◆ Task objective: Please copy, exactly as they appear below, the lines from the one containing "- Physical capital: 2800 → 2822.4 (billion $)" through the one containing "- Labor input: 400 → 413.6 (million hours)".

◆ Information provided:
-- Opening Marker --

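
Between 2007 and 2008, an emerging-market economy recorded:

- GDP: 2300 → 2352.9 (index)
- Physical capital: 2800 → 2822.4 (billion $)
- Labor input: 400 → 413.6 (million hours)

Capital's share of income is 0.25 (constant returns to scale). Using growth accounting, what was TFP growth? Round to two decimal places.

-0.45%

GDP growth = (2352.9 − 2300) / 2300 = 2.3%.
Physical capital growth = (2822.4 − 2800) / 2800 = 0.8%.
Labor input growth = (413.6 − 400) / 400 = 3.4%.
Labor's share = 1 − 0.25 = 0.75.
Physical capital: 0.25 × 0.8 = 0.2 pp.
Labor input: 0.75 × 3.4 = 2.55 pp.
TFP growth = 2.3 − 2.75 = -0.45%.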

-- Closing Marker --

◆ Response:
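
- Physical capital: 2800 → 2822.4 (billion $)
- Labor input: 400 → 413.6 (million hours)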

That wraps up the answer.